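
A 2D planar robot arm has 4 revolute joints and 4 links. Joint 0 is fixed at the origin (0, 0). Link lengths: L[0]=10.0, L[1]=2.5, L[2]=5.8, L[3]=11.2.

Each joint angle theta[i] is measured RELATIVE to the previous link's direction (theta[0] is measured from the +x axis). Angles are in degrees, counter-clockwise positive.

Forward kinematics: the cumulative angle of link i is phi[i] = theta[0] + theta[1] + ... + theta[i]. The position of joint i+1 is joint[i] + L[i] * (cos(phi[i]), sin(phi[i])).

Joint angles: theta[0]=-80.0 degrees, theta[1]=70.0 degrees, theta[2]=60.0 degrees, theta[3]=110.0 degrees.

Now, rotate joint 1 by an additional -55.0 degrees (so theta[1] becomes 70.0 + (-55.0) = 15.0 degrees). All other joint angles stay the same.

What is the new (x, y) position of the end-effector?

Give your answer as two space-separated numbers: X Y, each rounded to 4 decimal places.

joint[0] = (0.0000, 0.0000)  (base)
link 0: phi[0] = -80 = -80 deg
  cos(-80 deg) = 0.1736, sin(-80 deg) = -0.9848
  joint[1] = (0.0000, 0.0000) + 10 * (0.1736, -0.9848) = (0.0000 + 1.7365, 0.0000 + -9.8481) = (1.7365, -9.8481)
link 1: phi[1] = -80 + 15 = -65 deg
  cos(-65 deg) = 0.4226, sin(-65 deg) = -0.9063
  joint[2] = (1.7365, -9.8481) + 2.5 * (0.4226, -0.9063) = (1.7365 + 1.0565, -9.8481 + -2.2658) = (2.7930, -12.1138)
link 2: phi[2] = -80 + 15 + 60 = -5 deg
  cos(-5 deg) = 0.9962, sin(-5 deg) = -0.0872
  joint[3] = (2.7930, -12.1138) + 5.8 * (0.9962, -0.0872) = (2.7930 + 5.7779, -12.1138 + -0.5055) = (8.5710, -12.6194)
link 3: phi[3] = -80 + 15 + 60 + 110 = 105 deg
  cos(105 deg) = -0.2588, sin(105 deg) = 0.9659
  joint[4] = (8.5710, -12.6194) + 11.2 * (-0.2588, 0.9659) = (8.5710 + -2.8988, -12.6194 + 10.8184) = (5.6722, -1.8010)
End effector: (5.6722, -1.8010)

Answer: 5.6722 -1.8010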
#####
Required work: Report every line of the data in which "degrees" appears.

Exercise response:
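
Each joint angle theta[i] is measured RELATIVE to the previous link's direction (theta[0] is measured from the +x axis). Angles are in degrees, counter-clockwise positive.
Joint angles: theta[0]=-80.0 degrees, theta[1]=70.0 degrees, theta[2]=60.0 degrees, theta[3]=110.0 degrees.
Now, rotate joint 1 by an additional -55.0 degrees (so theta[1] becomes 70.0 + (-55.0) = 15.0 degrees). All other joint angles stay the same.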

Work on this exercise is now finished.